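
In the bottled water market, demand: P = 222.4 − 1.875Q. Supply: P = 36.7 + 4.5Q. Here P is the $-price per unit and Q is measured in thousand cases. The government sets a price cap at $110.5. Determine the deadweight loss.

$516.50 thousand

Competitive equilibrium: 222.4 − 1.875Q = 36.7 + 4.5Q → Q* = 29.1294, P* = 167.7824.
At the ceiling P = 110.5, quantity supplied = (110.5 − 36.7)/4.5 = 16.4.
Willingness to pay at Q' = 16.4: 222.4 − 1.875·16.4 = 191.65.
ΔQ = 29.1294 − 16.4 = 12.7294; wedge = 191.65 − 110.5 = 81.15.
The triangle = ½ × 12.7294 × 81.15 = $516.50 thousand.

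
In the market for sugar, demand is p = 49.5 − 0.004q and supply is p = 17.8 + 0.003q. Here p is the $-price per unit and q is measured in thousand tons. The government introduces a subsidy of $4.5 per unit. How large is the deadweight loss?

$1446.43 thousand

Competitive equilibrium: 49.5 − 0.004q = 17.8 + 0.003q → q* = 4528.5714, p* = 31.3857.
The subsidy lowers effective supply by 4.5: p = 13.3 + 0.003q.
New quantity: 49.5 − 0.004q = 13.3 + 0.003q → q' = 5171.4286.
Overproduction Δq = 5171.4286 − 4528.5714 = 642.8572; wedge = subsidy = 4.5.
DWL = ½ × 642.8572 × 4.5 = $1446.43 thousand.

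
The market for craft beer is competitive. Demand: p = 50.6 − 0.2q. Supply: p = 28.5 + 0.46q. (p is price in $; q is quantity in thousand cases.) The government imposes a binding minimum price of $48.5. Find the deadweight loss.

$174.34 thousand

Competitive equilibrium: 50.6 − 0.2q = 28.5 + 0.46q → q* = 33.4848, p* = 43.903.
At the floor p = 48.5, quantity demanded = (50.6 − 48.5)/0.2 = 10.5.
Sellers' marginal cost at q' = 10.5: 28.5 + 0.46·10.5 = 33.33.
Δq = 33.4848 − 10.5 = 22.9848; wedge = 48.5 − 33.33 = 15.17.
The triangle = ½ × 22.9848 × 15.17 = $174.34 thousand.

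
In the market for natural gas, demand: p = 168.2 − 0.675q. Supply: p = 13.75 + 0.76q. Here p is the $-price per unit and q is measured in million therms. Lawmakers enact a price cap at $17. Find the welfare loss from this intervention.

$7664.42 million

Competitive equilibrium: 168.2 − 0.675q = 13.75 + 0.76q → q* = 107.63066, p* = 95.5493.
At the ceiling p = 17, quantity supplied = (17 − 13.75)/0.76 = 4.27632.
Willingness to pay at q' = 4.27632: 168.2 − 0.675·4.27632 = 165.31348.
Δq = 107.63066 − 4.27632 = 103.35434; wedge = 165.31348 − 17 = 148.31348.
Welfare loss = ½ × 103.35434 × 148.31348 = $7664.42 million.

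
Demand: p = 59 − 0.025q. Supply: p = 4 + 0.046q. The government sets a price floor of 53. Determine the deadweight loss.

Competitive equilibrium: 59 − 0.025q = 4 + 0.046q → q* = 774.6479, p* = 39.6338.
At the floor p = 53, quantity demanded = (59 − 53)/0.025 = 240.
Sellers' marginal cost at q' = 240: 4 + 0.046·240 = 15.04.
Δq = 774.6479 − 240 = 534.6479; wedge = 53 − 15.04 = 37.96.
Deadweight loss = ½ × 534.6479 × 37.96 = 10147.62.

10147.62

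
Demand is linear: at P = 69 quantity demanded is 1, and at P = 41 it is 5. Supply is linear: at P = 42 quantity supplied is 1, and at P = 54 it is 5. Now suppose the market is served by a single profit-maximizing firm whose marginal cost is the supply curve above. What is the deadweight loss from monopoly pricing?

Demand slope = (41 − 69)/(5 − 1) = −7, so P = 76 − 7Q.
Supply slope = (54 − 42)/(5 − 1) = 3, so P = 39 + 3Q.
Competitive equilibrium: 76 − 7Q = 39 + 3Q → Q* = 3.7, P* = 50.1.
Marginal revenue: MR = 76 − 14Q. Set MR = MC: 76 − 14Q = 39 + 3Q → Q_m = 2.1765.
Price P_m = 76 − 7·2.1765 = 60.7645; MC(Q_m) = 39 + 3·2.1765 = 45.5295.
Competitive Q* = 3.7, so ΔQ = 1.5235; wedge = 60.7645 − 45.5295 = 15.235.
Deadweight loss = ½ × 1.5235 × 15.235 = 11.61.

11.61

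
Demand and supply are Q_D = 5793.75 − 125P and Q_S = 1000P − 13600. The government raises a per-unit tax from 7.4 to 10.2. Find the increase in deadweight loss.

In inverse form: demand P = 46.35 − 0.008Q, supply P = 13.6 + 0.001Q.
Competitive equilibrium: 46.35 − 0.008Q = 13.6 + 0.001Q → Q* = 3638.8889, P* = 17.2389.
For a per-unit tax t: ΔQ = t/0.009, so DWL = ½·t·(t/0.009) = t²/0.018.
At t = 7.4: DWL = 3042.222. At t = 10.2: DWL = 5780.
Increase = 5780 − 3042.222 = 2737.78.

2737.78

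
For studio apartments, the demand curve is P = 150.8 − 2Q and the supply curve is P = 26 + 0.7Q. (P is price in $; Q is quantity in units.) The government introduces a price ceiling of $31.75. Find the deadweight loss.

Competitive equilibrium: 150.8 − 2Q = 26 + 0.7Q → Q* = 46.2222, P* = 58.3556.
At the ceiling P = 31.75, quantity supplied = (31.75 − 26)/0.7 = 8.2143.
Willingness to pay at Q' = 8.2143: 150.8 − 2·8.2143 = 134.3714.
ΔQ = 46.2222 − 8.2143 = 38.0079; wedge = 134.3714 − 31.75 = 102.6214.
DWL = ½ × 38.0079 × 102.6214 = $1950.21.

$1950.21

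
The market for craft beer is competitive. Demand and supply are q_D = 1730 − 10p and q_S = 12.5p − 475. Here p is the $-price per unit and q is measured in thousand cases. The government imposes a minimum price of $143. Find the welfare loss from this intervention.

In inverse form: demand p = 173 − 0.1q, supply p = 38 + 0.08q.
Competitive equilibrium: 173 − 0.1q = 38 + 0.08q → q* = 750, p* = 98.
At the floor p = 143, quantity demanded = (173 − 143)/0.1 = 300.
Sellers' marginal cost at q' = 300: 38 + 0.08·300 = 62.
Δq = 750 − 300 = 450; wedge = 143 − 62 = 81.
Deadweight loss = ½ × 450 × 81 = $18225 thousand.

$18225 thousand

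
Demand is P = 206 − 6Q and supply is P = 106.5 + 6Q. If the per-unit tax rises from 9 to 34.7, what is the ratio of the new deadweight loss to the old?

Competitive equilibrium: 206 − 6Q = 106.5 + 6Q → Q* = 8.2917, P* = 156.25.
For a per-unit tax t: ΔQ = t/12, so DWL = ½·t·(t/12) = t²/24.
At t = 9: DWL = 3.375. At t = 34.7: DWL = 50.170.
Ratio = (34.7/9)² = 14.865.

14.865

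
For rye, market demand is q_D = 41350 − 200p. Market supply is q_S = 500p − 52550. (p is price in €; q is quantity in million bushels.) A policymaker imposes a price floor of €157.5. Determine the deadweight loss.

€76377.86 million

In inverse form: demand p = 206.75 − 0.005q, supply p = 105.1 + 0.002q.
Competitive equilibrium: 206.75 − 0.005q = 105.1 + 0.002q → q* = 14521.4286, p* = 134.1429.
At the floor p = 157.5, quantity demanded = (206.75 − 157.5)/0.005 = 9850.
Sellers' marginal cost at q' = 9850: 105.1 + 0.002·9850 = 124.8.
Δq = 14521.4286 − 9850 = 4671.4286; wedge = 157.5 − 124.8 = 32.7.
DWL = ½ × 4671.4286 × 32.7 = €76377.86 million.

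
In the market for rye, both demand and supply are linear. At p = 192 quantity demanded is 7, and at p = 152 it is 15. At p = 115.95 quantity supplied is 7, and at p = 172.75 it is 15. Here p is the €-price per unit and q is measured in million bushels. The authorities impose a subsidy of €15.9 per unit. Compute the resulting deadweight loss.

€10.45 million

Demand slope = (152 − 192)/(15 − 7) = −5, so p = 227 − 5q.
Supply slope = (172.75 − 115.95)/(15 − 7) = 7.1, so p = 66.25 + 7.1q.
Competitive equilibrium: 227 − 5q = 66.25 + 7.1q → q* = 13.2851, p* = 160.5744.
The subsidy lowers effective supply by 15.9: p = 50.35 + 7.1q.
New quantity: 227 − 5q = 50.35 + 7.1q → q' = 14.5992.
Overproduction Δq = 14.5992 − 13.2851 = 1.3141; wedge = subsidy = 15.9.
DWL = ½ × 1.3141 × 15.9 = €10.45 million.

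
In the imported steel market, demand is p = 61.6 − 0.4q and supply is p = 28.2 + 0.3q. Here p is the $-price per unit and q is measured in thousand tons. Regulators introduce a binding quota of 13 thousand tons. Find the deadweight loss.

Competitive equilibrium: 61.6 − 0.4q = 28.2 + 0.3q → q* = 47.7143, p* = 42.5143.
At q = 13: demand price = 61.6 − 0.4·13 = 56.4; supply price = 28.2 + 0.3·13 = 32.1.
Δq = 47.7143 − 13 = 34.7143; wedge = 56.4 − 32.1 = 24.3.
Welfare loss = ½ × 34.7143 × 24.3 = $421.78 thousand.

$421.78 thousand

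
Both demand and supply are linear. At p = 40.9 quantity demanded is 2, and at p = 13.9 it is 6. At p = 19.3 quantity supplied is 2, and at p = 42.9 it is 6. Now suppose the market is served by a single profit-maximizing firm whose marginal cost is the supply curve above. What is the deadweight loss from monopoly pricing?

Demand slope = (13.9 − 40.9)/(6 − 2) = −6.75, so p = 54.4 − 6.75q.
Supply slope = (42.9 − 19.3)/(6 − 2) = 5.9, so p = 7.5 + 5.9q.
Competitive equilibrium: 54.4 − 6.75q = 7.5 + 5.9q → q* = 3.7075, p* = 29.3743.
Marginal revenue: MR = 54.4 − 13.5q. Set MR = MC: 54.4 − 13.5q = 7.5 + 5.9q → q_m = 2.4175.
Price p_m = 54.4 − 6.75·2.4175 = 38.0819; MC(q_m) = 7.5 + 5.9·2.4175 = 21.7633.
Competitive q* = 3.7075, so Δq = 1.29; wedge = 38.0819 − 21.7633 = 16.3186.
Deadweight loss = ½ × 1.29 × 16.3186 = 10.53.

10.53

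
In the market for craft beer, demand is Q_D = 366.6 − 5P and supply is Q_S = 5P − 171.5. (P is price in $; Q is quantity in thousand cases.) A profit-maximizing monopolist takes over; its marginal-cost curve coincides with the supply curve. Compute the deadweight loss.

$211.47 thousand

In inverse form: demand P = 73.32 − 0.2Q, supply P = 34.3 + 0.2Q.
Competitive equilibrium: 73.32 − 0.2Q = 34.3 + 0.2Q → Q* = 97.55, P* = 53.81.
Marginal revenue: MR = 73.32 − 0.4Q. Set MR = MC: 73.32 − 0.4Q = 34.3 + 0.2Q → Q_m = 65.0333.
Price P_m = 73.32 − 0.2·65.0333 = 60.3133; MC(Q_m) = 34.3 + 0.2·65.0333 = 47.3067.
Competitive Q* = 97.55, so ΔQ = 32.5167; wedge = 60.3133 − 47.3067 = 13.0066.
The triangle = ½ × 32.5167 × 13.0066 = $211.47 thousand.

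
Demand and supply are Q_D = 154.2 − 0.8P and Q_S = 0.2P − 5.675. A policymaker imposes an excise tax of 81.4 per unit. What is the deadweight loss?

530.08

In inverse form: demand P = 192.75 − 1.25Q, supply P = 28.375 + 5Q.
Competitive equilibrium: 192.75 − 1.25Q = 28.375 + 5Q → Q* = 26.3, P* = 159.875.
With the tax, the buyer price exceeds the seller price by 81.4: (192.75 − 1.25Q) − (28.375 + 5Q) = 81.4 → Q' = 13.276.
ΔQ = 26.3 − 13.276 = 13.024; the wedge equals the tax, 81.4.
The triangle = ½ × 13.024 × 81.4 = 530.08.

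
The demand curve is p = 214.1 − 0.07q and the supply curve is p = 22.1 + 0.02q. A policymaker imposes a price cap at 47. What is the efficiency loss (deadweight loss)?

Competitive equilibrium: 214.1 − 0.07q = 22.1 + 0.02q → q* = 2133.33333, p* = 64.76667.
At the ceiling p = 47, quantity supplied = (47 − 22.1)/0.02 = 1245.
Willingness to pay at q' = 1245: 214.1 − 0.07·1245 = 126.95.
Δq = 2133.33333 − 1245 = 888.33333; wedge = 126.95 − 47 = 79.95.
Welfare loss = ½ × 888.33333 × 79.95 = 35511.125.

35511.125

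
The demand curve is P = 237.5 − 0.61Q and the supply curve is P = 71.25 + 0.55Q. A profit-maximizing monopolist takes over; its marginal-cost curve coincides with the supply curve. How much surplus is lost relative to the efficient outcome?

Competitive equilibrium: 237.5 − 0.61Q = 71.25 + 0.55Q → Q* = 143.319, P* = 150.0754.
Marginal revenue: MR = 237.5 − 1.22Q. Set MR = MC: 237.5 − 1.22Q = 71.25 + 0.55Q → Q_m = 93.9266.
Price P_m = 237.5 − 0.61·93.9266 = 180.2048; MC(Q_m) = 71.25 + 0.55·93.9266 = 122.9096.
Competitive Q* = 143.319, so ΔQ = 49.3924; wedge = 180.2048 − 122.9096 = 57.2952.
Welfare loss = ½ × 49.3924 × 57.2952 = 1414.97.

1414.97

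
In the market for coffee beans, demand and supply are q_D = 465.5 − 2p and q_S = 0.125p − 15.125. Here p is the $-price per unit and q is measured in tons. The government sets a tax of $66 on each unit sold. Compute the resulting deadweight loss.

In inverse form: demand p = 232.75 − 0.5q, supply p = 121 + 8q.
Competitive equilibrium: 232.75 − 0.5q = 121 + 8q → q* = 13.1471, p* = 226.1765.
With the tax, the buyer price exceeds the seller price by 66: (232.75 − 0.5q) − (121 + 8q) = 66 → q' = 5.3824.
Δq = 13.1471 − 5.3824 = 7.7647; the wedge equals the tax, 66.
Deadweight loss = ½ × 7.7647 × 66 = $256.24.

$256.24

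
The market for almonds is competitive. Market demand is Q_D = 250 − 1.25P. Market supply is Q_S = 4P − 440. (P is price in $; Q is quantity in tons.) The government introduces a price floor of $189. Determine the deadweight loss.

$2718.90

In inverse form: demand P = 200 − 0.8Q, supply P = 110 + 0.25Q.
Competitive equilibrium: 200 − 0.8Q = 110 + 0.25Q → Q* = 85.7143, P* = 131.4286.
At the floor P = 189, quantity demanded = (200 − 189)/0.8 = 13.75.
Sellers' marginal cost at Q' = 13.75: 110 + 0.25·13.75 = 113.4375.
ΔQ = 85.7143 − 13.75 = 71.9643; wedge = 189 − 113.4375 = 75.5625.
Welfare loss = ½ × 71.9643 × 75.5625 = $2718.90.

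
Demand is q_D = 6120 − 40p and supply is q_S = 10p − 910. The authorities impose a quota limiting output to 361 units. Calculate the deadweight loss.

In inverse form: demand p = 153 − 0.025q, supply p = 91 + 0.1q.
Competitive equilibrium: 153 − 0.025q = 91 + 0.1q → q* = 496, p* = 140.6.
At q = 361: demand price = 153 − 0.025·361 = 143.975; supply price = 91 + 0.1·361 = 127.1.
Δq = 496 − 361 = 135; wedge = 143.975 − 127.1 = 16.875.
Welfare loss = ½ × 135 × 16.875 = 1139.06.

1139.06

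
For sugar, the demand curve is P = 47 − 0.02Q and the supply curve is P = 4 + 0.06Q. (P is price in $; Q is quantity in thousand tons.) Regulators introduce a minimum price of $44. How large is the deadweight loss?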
++++++++++++++++++++
#### Task objective:
Exactly and only the lines from the one containing "In the market for coffee" to the end of the entries above are to be written out.

#### Response to the task:
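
In the market for coffee beans, demand and supply are q_D = 465.5 − 2p and q_S = 0.125p − 15.125. Here p is the $-price per unit and q is measured in tons. The government sets a tax of $66 on each unit sold. Compute the resulting deadweight loss.

In inverse form: demand p = 232.75 − 0.5q, supply p = 121 + 8q.
Competitive equilibrium: 232.75 − 0.5q = 121 + 8q → q* = 13.1471, p* = 226.1765.
With the tax, the buyer price exceeds the seller price by 66: (232.75 − 0.5q) − (121 + 8q) = 66 → q' = 5.3824.
Δq = 13.1471 − 5.3824 = 7.7647; the wedge equals the tax, 66.
Deadweight loss = ½ × 7.7647 × 66 = $256.24.

$256.24

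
The market for almonds is competitive. Market demand is Q_D = 250 − 1.25P. Market supply is Q_S = 4P − 440. (P is price in $; Q is quantity in tons.) The government introduces a price floor of $189. Determine the deadweight loss.

$2718.90

In inverse form: demand P = 200 − 0.8Q, supply P = 110 + 0.25Q.
Competitive equilibrium: 200 − 0.8Q = 110 + 0.25Q → Q* = 85.7143, P* = 131.4286.
At the floor P = 189, quantity demanded = (200 − 189)/0.8 = 13.75.
Sellers' marginal cost at Q' = 13.75: 110 + 0.25·13.75 = 113.4375.
ΔQ = 85.7143 − 13.75 = 71.9643; wedge = 189 − 113.4375 = 75.5625.
Welfare loss = ½ × 71.9643 × 75.5625 = $2718.90.

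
Demand is q_D = 6120 − 40p and supply is q_S = 10p − 910. The authorities impose a quota limiting output to 361 units. Calculate the deadweight loss.

In inverse form: demand p = 153 − 0.025q, supply p = 91 + 0.1q.
Competitive equilibrium: 153 − 0.025q = 91 + 0.1q → q* = 496, p* = 140.6.
At q = 361: demand price = 153 − 0.025·361 = 143.975; supply price = 91 + 0.1·361 = 127.1.
Δq = 496 − 361 = 135; wedge = 143.975 − 127.1 = 16.875.
Welfare loss = ½ × 135 × 16.875 = 1139.06.

1139.06

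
For sugar, the demand curve is P = 47 − 0.02Q and the supply curve is P = 4 + 0.06Q. (P is price in $; Q is quantity in thousand tons.) Regulators introduce a minimum price of $44. How large is the deadweight loss?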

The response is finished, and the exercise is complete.